§ **Task**
Please set down word for word every line from the one holding "Which of the" to the end of the data below, both included.

── Supplied entries ──

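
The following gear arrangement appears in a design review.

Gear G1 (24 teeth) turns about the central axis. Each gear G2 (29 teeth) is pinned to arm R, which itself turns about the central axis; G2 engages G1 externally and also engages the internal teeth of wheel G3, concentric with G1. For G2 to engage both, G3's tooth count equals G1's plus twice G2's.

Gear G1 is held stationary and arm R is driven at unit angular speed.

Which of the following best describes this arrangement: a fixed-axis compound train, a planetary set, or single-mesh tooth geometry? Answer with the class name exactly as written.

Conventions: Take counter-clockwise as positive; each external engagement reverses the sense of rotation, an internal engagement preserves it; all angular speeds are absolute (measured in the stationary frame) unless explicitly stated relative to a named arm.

planetary set

topology: planetary set — G1 24T / G2 29T / G3 82T, arm = carrier (Willis)
classification: planetary set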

───

§ **Written answer**
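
Which of the following best describes this arrangement: a fixed-axis compound train, a planetary set, or single-mesh tooth geometry? Answer with the class name exactly as written.

Conventions: Take counter-clockwise as positive; each external engagement reverses the sense of rotation, an internal engagement preserves it; all angular speeds are absolute (measured in the stationary frame) unless explicitly stated relative to a named arm.

planetary set

topology: planetary set — G1 24T / G2 29T / G3 82T, arm = carrier (Willis)
classification: planetary set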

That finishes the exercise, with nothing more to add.